## Exercise description
Word for word, restate the records that follow.

#### Data under study

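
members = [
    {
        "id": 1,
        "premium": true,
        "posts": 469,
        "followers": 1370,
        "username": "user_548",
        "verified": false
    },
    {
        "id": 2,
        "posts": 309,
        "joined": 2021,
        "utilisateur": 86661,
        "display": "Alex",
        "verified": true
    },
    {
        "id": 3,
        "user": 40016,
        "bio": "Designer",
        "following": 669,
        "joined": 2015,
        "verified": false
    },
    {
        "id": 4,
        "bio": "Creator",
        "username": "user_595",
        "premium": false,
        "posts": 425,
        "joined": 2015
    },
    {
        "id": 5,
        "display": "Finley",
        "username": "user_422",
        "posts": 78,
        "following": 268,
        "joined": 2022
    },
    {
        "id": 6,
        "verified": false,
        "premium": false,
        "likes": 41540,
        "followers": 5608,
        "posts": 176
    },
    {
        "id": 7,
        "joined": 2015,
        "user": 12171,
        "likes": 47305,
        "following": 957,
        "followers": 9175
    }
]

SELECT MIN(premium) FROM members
False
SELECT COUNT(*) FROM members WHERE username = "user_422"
1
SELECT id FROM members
[1, 2, 3, 4, 5, 6, 7]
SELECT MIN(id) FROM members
1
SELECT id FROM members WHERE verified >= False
[1, 2, 3, 6]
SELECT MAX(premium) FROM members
True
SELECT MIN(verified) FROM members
False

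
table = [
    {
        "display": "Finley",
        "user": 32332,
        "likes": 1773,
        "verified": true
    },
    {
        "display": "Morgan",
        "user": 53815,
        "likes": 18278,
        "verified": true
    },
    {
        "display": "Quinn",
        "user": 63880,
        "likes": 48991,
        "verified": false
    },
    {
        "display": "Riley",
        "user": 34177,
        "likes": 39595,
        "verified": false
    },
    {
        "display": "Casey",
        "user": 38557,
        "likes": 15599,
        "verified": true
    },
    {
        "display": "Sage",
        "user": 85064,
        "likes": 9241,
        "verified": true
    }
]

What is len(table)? 6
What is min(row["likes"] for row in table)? 1773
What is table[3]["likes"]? 39595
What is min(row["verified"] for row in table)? False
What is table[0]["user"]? 32332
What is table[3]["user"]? 34177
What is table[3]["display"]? "Riley"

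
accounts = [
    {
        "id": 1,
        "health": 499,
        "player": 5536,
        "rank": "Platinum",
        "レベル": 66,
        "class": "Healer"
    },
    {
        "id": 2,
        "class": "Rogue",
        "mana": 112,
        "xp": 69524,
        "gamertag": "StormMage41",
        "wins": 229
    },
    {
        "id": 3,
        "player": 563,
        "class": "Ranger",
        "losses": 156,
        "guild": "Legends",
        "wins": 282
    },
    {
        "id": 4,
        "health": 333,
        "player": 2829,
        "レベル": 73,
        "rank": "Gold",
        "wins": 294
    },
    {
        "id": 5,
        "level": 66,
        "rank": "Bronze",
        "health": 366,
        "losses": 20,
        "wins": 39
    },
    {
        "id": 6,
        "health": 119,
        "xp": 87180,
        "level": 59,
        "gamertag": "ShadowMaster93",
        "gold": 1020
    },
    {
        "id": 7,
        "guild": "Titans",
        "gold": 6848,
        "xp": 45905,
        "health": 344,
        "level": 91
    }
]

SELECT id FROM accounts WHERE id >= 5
[5, 6, 7]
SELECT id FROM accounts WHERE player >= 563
[1, 3, 4]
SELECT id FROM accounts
[1, 2, 3, 4, 5, 6, 7]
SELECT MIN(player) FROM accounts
563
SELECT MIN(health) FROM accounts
119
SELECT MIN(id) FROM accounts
1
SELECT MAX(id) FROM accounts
7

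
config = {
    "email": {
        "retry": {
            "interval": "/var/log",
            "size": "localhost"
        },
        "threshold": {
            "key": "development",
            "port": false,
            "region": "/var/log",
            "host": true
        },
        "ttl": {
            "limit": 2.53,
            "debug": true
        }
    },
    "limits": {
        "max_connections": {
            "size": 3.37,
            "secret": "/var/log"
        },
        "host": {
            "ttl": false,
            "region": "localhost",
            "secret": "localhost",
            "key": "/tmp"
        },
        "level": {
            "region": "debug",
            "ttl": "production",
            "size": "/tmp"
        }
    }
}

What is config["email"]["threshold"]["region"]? "/var/log"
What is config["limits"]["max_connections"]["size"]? 3.37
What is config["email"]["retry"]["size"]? "localhost"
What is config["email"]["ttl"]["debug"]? True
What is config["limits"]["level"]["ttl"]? "production"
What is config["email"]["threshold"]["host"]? True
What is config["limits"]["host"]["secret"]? "localhost"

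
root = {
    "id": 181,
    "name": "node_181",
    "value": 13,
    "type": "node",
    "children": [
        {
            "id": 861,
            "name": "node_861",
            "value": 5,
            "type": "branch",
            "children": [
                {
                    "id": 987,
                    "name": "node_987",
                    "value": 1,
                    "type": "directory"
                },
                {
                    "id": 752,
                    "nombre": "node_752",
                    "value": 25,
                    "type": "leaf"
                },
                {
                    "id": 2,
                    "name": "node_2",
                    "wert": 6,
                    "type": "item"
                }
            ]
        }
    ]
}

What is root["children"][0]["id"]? 861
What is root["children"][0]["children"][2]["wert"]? 6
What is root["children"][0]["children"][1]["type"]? "leaf"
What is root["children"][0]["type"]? "branch"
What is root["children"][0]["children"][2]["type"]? "item"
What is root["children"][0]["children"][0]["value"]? 1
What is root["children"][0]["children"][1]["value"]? 25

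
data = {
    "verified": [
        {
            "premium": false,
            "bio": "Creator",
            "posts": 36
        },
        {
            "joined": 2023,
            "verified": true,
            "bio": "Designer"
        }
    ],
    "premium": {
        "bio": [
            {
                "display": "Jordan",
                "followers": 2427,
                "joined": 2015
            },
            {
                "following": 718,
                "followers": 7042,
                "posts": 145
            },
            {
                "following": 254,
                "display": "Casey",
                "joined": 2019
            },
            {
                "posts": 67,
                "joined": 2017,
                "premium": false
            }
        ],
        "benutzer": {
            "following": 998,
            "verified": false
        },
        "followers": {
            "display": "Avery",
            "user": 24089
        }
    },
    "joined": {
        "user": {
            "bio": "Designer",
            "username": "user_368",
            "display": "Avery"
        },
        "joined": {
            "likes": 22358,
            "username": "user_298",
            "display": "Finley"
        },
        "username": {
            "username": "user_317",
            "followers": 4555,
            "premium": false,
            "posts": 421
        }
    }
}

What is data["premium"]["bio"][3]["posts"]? 67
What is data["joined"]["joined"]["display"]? "Finley"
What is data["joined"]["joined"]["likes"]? 22358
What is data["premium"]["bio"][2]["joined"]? 2019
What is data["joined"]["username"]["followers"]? 4555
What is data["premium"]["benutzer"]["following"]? 998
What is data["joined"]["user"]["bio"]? "Designer"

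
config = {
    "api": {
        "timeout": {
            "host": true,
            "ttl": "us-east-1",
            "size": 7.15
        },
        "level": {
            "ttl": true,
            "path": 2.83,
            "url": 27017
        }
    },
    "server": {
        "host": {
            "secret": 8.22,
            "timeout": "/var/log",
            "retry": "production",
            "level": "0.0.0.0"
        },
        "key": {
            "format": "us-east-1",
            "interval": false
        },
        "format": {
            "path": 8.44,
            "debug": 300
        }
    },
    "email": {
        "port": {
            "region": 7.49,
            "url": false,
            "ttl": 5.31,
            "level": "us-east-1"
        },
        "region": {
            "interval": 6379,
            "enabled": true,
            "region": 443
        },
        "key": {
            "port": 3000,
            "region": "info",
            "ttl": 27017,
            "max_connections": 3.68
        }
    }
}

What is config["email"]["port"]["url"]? False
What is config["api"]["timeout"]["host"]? True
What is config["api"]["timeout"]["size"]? 7.15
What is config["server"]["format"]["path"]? 8.44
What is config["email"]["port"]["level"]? "us-east-1"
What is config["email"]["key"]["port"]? 3000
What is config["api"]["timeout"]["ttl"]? "us-east-1"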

########

## Answer below
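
members = [
    {
        "id": 1,
        "premium": true,
        "posts": 469,
        "followers": 1370,
        "username": "user_548",
        "verified": false
    },
    {
        "id": 2,
        "posts": 309,
        "joined": 2021,
        "utilisateur": 86661,
        "display": "Alex",
        "verified": true
    },
    {
        "id": 3,
        "user": 40016,
        "bio": "Designer",
        "following": 669,
        "joined": 2015,
        "verified": false
    },
    {
        "id": 4,
        "bio": "Creator",
        "username": "user_595",
        "premium": false,
        "posts": 425,
        "joined": 2015
    },
    {
        "id": 5,
        "display": "Finley",
        "username": "user_422",
        "posts": 78,
        "following": 268,
        "joined": 2022
    },
    {
        "id": 6,
        "verified": false,
        "premium": false,
        "likes": 41540,
        "followers": 5608,
        "posts": 176
    },
    {
        "id": 7,
        "joined": 2015,
        "user": 12171,
        "likes": 47305,
        "following": 957,
        "followers": 9175
    }
]

SELECT MIN(premium) FROM members
False
SELECT COUNT(*) FROM members WHERE username = "user_422"
1
SELECT id FROM members
[1, 2, 3, 4, 5, 6, 7]
SELECT MIN(id) FROM members
1
SELECT id FROM members WHERE verified >= False
[1, 2, 3, 6]
SELECT MAX(premium) FROM members
True
SELECT MIN(verified) FROM members
False

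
table = [
    {
        "display": "Finley",
        "user": 32332,
        "likes": 1773,
        "verified": true
    },
    {
        "display": "Morgan",
        "user": 53815,
        "likes": 18278,
        "verified": true
    },
    {
        "display": "Quinn",
        "user": 63880,
        "likes": 48991,
        "verified": false
    },
    {
        "display": "Riley",
        "user": 34177,
        "likes": 39595,
        "verified": false
    },
    {
        "display": "Casey",
        "user": 38557,
        "likes": 15599,
        "verified": true
    },
    {
        "display": "Sage",
        "user": 85064,
        "likes": 9241,
        "verified": true
    }
]

What is len(table)? 6
What is min(row["likes"] for row in table)? 1773
What is table[3]["likes"]? 39595
What is min(row["verified"] for row in table)? False
What is table[0]["user"]? 32332
What is table[3]["user"]? 34177
What is table[3]["display"]? "Riley"

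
accounts = [
    {
        "id": 1,
        "health": 499,
        "player": 5536,
        "rank": "Platinum",
        "レベル": 66,
        "class": "Healer"
    },
    {
        "id": 2,
        "class": "Rogue",
        "mana": 112,
        "xp": 69524,
        "gamertag": "StormMage41",
        "wins": 229
    },
    {
        "id": 3,
        "player": 563,
        "class": "Ranger",
        "losses": 156,
        "guild": "Legends",
        "wins": 282
    },
    {
        "id": 4,
        "health": 333,
        "player": 2829,
        "レベル": 73,
        "rank": "Gold",
        "wins": 294
    },
    {
        "id": 5,
        "level": 66,
        "rank": "Bronze",
        "health": 366,
        "losses": 20,
        "wins": 39
    },
    {
        "id": 6,
        "health": 119,
        "xp": 87180,
        "level": 59,
        "gamertag": "ShadowMaster93",
        "gold": 1020
    },
    {
        "id": 7,
        "guild": "Titans",
        "gold": 6848,
        "xp": 45905,
        "health": 344,
        "level": 91
    }
]

SELECT id FROM accounts WHERE id >= 5
[5, 6, 7]
SELECT id FROM accounts WHERE player >= 563
[1, 3, 4]
SELECT id FROM accounts
[1, 2, 3, 4, 5, 6, 7]
SELECT MIN(player) FROM accounts
563
SELECT MIN(health) FROM accounts
119
SELECT MIN(id) FROM accounts
1
SELECT MAX(id) FROM accounts
7

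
config = {
    "email": {
        "retry": {
            "interval": "/var/log",
            "size": "localhost"
        },
        "threshold": {
            "key": "development",
            "port": false,
            "region": "/var/log",
            "host": true
        },
        "ttl": {
            "limit": 2.53,
            "debug": true
        }
    },
    "limits": {
        "max_connections": {
            "size": 3.37,
            "secret": "/var/log"
        },
        "host": {
            "ttl": false,
            "region": "localhost",
            "secret": "localhost",
            "key": "/tmp"
        },
        "level": {
            "region": "debug",
            "ttl": "production",
            "size": "/tmp"
        }
    }
}

What is config["email"]["threshold"]["region"]? "/var/log"
What is config["limits"]["max_connections"]["size"]? 3.37
What is config["email"]["retry"]["size"]? "localhost"
What is config["email"]["ttl"]["debug"]? True
What is config["limits"]["level"]["ttl"]? "production"
What is config["email"]["threshold"]["host"]? True
What is config["limits"]["host"]["secret"]? "localhost"

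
root = {
    "id": 181,
    "name": "node_181",
    "value": 13,
    "type": "node",
    "children": [
        {
            "id": 861,
            "name": "node_861",
            "value": 5,
            "type": "branch",
            "children": [
                {
                    "id": 987,
                    "name": "node_987",
                    "value": 1,
                    "type": "directory"
                },
                {
                    "id": 752,
                    "nombre": "node_752",
                    "value": 25,
                    "type": "leaf"
                },
                {
                    "id": 2,
                    "name": "node_2",
                    "wert": 6,
                    "type": "item"
                }
            ]
        }
    ]
}

What is root["children"][0]["id"]? 861
What is root["children"][0]["children"][2]["wert"]? 6
What is root["children"][0]["children"][1]["type"]? "leaf"
What is root["children"][0]["type"]? "branch"
What is root["children"][0]["children"][2]["type"]? "item"
What is root["children"][0]["children"][0]["value"]? 1
What is root["children"][0]["children"][1]["value"]? 25

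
data = {
    "verified": [
        {
            "premium": false,
            "bio": "Creator",
            "posts": 36
        },
        {
            "joined": 2023,
            "verified": true,
            "bio": "Designer"
        }
    ],
    "premium": {
        "bio": [
            {
                "display": "Jordan",
                "followers": 2427,
                "joined": 2015
            },
            {
                "following": 718,
                "followers": 7042,
                "posts": 145
            },
            {
                "following": 254,
                "display": "Casey",
                "joined": 2019
            },
            {
                "posts": 67,
                "joined": 2017,
                "premium": false
            }
        ],
        "benutzer": {
            "following": 998,
            "verified": false
        },
        "followers": {
            "display": "Avery",
            "user": 24089
        }
    },
    "joined": {
        "user": {
            "bio": "Designer",
            "username": "user_368",
            "display": "Avery"
        },
        "joined": {
            "likes": 22358,
            "username": "user_298",
            "display": "Finley"
        },
        "username": {
            "username": "user_317",
            "followers": 4555,
            "premium": false,
            "posts": 421
        }
    }
}

What is data["premium"]["bio"][3]["posts"]? 67
What is data["joined"]["joined"]["display"]? "Finley"
What is data["joined"]["joined"]["likes"]? 22358
What is data["premium"]["bio"][2]["joined"]? 2019
What is data["joined"]["username"]["followers"]? 4555
What is data["premium"]["benutzer"]["following"]? 998
What is data["joined"]["user"]["bio"]? "Designer"

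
config = {
    "api": {
        "timeout": {
            "host": true,
            "ttl": "us-east-1",
            "size": 7.15
        },
        "level": {
            "ttl": true,
            "path": 2.83,
            "url": 27017
        }
    },
    "server": {
        "host": {
            "secret": 8.22,
            "timeout": "/var/log",
            "retry": "production",
            "level": "0.0.0.0"
        },
        "key": {
            "format": "us-east-1",
            "interval": false
        },
        "format": {
            "path": 8.44,
            "debug": 300
        }
    },
    "email": {
        "port": {
            "region": 7.49,
            "url": false,
            "ttl": 5.31,
            "level": "us-east-1"
        },
        "region": {
            "interval": 6379,
            "enabled": true,
            "region": 443
        },
        "key": {
            "port": 3000,
            "region": "info",
            "ttl": 27017,
            "max_connections": 3.68
        }
    }
}

What is config["email"]["port"]["url"]? False
What is config["api"]["timeout"]["host"]? True
What is config["api"]["timeout"]["size"]? 7.15
What is config["server"]["format"]["path"]? 8.44
What is config["email"]["port"]["level"]? "us-east-1"
What is config["email"]["key"]["port"]? 3000
What is config["api"]["timeout"]["ttl"]? "us-east-1"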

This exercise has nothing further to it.